=== Exercise brief ===
Filter the records below down to lines containing "these".

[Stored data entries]
-*-

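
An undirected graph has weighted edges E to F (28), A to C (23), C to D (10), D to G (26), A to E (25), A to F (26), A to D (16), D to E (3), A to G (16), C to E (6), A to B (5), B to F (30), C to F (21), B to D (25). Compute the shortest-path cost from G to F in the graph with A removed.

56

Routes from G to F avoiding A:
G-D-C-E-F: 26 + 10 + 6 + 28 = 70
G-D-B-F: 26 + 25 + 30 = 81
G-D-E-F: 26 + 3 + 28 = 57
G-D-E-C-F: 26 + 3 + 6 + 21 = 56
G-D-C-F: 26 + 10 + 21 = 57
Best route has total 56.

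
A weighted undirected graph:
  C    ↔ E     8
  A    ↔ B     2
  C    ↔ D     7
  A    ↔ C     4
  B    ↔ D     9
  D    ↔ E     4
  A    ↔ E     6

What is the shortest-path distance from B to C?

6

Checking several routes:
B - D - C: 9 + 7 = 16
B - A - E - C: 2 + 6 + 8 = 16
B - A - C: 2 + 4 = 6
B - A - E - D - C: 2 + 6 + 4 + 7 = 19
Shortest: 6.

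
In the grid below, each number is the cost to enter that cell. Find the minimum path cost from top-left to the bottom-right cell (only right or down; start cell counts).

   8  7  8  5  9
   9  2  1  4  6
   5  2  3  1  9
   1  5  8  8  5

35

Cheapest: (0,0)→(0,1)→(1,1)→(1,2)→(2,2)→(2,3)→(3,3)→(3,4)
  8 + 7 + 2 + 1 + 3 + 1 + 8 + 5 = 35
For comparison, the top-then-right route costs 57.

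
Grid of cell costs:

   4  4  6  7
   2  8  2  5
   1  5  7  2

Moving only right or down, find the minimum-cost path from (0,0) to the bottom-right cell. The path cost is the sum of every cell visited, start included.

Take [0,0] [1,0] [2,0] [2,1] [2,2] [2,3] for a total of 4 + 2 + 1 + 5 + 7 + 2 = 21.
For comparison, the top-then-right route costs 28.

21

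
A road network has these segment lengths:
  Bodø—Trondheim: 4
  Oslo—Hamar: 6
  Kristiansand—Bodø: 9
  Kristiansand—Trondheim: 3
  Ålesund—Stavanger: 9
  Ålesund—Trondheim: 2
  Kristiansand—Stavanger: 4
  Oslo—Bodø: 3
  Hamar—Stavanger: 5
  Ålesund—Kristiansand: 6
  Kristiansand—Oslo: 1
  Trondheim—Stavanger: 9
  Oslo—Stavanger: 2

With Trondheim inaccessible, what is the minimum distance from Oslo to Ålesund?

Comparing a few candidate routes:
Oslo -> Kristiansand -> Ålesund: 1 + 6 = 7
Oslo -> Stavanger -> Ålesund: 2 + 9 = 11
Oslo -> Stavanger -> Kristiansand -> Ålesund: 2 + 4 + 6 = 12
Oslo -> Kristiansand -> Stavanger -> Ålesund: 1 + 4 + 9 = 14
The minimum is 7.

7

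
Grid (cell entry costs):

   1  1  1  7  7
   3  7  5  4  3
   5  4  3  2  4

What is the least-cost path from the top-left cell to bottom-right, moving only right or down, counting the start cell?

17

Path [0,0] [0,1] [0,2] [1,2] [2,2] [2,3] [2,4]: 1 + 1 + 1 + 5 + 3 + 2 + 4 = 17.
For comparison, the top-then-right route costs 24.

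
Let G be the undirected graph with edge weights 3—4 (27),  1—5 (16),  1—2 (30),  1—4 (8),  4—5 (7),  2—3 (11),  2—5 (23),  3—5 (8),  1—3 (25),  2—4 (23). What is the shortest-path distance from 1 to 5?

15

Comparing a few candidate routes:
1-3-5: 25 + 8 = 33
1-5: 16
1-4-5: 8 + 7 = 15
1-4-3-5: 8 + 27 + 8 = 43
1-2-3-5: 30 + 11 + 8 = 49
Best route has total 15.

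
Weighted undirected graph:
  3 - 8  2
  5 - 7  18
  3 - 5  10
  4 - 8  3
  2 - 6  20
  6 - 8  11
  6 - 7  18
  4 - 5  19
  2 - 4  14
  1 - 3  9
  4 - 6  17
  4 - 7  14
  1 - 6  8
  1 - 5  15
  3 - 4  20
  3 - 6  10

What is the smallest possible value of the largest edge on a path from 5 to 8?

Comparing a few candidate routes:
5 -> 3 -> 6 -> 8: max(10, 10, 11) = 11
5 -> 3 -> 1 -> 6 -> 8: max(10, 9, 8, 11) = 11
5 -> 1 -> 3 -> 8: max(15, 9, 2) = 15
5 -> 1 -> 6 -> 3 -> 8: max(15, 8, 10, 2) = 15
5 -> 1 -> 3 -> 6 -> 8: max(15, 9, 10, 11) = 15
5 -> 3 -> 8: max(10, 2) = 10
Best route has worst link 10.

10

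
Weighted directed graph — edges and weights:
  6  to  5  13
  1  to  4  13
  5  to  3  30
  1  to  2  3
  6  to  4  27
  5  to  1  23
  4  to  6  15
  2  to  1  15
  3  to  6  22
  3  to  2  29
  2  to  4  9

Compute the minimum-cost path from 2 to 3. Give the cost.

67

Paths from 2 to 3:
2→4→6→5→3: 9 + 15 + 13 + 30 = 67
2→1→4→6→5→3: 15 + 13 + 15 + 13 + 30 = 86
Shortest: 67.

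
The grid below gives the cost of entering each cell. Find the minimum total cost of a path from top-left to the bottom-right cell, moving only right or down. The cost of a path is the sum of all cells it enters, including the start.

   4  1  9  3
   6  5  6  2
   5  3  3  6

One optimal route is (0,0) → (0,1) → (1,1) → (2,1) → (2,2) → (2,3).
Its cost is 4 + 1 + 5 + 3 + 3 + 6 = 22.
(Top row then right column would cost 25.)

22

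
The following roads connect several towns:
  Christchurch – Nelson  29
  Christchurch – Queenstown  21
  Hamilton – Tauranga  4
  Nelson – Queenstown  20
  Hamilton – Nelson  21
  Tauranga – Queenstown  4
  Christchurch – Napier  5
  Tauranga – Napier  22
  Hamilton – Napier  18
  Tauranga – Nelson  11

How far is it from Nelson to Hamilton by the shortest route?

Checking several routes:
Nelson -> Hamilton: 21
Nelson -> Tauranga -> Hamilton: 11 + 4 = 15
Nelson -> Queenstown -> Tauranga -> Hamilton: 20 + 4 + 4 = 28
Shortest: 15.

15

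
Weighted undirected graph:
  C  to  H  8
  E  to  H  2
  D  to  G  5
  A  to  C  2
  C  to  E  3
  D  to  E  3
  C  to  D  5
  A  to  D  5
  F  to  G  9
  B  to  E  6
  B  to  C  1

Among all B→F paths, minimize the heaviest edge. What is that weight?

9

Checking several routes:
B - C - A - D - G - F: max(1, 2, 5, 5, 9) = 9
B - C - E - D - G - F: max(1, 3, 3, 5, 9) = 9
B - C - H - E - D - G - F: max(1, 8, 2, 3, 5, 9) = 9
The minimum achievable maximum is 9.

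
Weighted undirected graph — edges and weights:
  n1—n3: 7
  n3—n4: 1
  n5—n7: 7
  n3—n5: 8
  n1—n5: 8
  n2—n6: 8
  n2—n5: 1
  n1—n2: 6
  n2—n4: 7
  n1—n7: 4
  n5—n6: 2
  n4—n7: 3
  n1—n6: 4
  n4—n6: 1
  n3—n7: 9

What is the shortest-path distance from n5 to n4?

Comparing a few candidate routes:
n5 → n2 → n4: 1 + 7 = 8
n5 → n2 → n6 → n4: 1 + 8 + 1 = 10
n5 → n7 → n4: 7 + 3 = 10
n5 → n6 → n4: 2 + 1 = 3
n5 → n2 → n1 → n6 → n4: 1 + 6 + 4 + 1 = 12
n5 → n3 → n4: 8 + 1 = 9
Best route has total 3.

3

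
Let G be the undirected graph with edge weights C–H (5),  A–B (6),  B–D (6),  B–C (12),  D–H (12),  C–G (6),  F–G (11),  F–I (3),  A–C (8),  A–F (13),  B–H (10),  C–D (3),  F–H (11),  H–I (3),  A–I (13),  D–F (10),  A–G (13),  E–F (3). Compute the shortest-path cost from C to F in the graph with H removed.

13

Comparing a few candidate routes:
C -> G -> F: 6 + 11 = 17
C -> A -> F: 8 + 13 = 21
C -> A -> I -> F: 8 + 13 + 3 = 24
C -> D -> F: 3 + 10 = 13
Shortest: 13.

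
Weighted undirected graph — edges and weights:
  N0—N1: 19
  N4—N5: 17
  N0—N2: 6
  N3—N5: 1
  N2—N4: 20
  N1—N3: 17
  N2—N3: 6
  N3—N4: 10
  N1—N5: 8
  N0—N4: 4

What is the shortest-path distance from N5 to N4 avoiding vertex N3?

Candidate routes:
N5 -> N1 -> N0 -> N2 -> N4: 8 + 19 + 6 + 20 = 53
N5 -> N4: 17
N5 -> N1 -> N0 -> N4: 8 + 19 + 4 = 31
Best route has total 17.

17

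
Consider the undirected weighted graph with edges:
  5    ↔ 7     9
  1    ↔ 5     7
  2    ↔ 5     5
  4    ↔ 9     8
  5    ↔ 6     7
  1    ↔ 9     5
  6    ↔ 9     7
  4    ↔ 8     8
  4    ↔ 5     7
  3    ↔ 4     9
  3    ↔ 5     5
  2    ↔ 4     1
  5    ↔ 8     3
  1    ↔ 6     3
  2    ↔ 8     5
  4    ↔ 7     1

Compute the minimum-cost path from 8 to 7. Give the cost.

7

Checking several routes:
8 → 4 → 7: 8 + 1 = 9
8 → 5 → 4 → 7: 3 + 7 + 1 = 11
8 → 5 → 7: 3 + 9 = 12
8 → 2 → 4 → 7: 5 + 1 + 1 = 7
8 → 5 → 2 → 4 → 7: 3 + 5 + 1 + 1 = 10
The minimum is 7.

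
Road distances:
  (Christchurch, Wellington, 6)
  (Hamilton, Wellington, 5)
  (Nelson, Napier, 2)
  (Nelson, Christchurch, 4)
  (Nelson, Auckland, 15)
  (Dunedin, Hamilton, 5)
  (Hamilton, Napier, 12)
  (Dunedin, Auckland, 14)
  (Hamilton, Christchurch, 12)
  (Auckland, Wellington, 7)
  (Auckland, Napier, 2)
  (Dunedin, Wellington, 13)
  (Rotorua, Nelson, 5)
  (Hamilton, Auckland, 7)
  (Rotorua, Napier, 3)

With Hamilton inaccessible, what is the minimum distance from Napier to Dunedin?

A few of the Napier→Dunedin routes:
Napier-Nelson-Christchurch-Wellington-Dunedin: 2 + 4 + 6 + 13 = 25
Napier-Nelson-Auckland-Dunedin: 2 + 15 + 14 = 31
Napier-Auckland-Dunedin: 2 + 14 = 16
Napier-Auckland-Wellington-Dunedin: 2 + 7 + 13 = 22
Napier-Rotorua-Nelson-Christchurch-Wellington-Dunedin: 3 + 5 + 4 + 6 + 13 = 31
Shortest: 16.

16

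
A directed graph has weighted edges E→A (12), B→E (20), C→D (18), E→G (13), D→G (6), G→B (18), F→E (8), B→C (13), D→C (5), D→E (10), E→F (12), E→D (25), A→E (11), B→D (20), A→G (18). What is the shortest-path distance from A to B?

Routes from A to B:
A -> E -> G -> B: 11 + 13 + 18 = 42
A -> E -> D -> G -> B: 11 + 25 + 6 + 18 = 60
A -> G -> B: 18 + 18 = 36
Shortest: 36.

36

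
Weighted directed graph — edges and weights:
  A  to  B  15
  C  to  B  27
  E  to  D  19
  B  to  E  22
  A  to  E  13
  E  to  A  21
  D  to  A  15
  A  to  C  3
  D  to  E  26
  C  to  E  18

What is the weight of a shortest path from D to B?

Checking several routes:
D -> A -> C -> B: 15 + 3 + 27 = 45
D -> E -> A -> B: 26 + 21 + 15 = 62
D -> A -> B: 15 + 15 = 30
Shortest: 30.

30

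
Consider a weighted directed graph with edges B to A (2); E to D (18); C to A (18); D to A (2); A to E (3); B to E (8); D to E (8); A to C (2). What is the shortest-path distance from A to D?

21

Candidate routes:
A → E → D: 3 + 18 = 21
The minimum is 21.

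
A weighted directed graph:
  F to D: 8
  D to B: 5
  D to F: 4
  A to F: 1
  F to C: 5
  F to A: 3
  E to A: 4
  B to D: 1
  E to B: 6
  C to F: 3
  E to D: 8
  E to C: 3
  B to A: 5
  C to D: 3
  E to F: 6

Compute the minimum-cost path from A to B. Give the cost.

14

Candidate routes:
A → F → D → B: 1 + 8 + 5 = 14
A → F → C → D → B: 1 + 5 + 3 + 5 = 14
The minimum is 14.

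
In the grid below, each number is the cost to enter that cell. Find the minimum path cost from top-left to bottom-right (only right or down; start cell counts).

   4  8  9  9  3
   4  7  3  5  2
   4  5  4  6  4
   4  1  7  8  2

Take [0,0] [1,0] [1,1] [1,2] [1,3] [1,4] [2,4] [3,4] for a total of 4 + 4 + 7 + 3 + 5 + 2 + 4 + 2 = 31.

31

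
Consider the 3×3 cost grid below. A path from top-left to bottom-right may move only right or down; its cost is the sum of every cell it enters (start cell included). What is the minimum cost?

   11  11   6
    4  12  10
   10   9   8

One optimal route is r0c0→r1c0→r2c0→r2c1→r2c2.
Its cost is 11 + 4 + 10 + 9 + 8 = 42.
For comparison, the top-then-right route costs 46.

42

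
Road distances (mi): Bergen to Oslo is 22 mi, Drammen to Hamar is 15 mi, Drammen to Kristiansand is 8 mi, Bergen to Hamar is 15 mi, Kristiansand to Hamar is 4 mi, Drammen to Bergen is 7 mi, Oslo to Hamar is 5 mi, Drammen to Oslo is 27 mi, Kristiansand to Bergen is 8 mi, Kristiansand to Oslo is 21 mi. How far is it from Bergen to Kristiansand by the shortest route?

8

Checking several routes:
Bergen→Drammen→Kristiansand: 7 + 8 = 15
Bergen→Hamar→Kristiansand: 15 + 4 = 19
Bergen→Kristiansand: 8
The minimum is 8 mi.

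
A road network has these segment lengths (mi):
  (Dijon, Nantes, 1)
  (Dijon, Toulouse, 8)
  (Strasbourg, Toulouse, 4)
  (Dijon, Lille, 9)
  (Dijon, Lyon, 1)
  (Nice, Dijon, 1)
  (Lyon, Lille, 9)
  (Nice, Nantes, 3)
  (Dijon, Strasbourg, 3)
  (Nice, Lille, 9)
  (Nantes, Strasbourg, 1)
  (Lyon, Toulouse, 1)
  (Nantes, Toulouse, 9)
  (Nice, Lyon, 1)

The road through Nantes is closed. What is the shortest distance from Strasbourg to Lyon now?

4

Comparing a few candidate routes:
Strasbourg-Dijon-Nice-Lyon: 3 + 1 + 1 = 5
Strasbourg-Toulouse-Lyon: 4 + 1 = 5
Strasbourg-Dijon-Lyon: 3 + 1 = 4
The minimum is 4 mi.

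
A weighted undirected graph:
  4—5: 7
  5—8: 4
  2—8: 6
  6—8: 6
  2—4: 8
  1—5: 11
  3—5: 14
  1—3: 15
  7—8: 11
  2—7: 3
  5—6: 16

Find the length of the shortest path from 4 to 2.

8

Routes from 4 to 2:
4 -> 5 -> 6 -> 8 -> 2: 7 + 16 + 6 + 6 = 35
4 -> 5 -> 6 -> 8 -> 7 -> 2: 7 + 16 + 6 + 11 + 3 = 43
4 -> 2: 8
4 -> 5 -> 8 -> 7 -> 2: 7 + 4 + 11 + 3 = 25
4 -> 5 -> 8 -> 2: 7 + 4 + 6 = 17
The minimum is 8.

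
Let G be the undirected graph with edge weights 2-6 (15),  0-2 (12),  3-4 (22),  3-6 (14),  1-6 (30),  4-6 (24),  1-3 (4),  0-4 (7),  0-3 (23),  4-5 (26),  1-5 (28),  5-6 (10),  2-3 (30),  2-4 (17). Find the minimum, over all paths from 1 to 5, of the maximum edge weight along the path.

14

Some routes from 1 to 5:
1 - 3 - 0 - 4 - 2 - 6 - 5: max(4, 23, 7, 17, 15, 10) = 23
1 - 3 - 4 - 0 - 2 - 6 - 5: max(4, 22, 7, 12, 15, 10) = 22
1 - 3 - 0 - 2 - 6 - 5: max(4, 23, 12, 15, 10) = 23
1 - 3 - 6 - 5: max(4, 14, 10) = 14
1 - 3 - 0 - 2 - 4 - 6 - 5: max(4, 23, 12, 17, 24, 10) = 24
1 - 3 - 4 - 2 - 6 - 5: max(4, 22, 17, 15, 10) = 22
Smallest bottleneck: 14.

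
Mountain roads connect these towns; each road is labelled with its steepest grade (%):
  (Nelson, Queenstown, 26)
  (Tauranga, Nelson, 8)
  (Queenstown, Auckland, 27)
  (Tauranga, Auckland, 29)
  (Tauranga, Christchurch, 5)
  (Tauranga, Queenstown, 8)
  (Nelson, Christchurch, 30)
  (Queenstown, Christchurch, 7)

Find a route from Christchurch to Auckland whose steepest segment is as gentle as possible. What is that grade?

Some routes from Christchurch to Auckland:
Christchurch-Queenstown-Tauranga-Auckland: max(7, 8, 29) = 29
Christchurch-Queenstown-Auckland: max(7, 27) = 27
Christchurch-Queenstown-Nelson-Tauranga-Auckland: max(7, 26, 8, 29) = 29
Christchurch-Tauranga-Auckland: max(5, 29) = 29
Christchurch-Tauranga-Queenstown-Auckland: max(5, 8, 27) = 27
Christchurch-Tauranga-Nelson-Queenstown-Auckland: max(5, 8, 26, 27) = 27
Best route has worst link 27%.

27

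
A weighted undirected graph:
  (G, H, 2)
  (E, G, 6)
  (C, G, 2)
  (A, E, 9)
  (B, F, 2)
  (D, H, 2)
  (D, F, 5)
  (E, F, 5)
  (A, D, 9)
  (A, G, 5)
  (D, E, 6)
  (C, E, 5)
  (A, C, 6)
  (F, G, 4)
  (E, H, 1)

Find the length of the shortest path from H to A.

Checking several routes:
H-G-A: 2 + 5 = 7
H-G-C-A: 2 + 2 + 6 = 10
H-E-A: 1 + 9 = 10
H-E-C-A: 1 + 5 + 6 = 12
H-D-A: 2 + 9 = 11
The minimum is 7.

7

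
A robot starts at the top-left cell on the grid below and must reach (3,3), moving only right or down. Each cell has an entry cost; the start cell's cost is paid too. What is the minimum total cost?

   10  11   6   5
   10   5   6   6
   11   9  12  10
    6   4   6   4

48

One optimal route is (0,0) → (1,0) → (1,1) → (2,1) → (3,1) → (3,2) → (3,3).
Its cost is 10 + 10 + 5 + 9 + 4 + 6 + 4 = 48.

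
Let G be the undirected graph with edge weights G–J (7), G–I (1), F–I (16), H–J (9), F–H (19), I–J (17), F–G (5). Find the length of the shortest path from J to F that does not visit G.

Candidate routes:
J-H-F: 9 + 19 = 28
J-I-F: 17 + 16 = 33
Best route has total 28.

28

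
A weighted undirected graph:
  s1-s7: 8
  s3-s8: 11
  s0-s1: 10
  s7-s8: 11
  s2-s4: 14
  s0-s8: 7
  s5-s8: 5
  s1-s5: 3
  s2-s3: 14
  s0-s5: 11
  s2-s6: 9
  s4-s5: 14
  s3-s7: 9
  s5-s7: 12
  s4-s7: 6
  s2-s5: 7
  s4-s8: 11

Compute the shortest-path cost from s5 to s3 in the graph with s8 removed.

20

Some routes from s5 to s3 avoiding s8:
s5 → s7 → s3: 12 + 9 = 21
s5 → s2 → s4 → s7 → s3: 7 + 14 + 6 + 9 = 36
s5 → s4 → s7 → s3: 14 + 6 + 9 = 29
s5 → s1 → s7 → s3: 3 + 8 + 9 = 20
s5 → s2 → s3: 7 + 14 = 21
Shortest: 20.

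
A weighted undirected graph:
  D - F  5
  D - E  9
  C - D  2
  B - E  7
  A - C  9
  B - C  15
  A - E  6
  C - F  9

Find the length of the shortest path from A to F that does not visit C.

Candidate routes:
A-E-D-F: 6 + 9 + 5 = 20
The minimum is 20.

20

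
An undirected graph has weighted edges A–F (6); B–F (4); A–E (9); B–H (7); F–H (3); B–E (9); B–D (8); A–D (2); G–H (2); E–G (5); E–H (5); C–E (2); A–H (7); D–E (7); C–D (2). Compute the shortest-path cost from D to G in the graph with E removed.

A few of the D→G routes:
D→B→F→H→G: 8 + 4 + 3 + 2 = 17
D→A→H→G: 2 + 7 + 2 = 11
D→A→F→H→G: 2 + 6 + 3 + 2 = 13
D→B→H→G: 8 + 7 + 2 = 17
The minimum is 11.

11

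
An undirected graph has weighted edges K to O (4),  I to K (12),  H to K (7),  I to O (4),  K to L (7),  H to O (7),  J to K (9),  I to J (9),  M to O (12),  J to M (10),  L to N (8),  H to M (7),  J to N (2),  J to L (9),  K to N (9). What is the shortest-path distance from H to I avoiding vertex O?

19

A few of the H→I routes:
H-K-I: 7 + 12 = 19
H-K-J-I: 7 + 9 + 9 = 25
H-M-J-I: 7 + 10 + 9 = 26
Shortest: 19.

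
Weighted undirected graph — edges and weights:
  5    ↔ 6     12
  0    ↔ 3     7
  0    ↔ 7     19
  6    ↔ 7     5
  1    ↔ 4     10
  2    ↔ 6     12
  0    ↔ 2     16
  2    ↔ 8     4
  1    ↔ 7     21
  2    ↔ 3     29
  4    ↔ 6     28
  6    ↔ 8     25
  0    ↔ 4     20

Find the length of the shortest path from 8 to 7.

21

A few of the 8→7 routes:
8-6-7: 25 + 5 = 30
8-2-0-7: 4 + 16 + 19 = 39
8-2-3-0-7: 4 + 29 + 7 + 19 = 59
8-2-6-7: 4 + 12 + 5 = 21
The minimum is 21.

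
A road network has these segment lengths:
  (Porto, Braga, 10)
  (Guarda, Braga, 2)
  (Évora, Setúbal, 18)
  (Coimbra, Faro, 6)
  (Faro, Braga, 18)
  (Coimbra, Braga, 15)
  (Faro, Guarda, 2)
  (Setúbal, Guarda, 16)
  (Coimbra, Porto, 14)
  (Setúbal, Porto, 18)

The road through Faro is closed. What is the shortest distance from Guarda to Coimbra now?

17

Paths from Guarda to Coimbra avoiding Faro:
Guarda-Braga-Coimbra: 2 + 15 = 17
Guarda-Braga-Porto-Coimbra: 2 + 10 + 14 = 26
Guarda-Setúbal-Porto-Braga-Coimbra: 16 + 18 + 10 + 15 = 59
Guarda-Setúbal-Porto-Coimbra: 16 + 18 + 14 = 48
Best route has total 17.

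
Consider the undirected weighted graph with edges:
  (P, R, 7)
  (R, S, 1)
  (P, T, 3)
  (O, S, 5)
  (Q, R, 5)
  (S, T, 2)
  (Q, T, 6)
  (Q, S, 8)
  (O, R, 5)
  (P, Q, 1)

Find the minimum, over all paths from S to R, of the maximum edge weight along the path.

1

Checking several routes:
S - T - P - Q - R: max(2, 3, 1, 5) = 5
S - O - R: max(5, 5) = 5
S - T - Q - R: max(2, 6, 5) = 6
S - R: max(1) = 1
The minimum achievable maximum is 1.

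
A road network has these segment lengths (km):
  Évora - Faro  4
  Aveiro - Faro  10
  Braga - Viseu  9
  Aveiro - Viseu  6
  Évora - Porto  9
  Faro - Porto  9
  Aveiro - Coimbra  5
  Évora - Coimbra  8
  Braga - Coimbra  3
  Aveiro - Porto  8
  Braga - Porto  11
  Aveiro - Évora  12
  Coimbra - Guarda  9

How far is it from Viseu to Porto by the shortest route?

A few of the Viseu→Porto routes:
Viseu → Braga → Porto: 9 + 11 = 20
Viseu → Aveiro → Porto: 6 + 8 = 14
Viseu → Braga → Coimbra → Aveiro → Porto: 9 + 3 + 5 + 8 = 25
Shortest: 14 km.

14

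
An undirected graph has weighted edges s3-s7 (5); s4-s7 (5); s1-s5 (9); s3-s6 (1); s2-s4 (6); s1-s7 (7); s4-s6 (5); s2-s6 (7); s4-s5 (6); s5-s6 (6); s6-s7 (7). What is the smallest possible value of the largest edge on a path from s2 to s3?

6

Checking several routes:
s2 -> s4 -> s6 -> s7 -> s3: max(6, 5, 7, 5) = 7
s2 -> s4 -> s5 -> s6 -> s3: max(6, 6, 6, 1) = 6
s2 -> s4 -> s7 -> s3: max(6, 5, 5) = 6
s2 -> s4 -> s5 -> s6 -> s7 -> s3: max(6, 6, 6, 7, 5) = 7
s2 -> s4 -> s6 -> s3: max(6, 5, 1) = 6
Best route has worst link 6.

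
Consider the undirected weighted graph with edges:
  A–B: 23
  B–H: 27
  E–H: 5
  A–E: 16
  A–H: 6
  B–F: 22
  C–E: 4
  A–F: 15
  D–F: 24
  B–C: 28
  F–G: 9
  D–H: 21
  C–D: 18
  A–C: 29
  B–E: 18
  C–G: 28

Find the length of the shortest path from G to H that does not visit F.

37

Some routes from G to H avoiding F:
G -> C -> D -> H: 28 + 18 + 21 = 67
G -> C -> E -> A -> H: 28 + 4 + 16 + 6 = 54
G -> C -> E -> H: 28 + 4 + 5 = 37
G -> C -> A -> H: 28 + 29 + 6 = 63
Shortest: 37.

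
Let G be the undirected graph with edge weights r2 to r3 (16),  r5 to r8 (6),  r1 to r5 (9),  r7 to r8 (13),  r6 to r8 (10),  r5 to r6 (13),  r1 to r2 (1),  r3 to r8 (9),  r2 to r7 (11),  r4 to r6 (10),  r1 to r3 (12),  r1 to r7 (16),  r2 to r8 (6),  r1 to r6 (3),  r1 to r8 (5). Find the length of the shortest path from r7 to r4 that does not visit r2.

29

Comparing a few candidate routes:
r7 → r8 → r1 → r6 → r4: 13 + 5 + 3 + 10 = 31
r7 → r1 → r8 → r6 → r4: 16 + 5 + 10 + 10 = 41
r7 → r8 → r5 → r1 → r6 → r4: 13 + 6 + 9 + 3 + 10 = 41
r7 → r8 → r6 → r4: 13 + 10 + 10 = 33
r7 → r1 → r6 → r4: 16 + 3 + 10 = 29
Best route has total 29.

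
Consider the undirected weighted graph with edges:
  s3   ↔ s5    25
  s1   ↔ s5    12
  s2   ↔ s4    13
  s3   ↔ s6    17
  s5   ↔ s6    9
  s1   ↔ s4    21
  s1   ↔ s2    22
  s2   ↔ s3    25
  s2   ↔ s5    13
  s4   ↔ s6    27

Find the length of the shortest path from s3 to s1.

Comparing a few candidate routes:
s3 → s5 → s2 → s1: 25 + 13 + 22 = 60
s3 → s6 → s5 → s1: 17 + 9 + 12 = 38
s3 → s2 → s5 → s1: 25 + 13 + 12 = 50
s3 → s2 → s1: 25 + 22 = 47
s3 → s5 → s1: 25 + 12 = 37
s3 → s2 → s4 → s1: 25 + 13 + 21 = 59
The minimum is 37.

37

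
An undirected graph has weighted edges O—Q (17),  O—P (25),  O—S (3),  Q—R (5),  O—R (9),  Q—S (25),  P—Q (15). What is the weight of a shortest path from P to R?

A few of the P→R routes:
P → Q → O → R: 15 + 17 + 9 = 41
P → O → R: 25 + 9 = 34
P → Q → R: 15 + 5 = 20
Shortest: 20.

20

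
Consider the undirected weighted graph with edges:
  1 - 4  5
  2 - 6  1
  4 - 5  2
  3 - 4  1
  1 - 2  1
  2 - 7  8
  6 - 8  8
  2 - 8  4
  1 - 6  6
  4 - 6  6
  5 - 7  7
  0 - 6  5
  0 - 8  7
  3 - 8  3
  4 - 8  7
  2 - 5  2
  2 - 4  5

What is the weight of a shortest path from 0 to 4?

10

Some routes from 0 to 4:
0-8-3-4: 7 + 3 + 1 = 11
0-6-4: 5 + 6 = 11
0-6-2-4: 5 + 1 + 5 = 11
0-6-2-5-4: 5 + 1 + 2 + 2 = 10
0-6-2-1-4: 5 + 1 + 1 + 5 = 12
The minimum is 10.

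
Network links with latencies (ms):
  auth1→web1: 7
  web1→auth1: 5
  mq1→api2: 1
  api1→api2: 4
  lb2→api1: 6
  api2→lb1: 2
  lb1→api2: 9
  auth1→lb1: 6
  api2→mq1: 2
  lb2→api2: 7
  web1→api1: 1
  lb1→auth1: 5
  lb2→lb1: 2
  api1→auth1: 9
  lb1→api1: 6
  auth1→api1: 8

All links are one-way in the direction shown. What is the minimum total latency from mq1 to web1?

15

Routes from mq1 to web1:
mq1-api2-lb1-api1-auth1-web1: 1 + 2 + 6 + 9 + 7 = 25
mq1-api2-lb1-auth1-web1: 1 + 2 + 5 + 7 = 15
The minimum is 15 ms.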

-*-

=== Exercise response ===
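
A road network has these segment lengths:
A road network has these segment lengths (mi):
Mountain roads connect these towns; each road is labelled with its steepest grade (%):
A road network has these segment lengths:
A road network has these segment lengths (km):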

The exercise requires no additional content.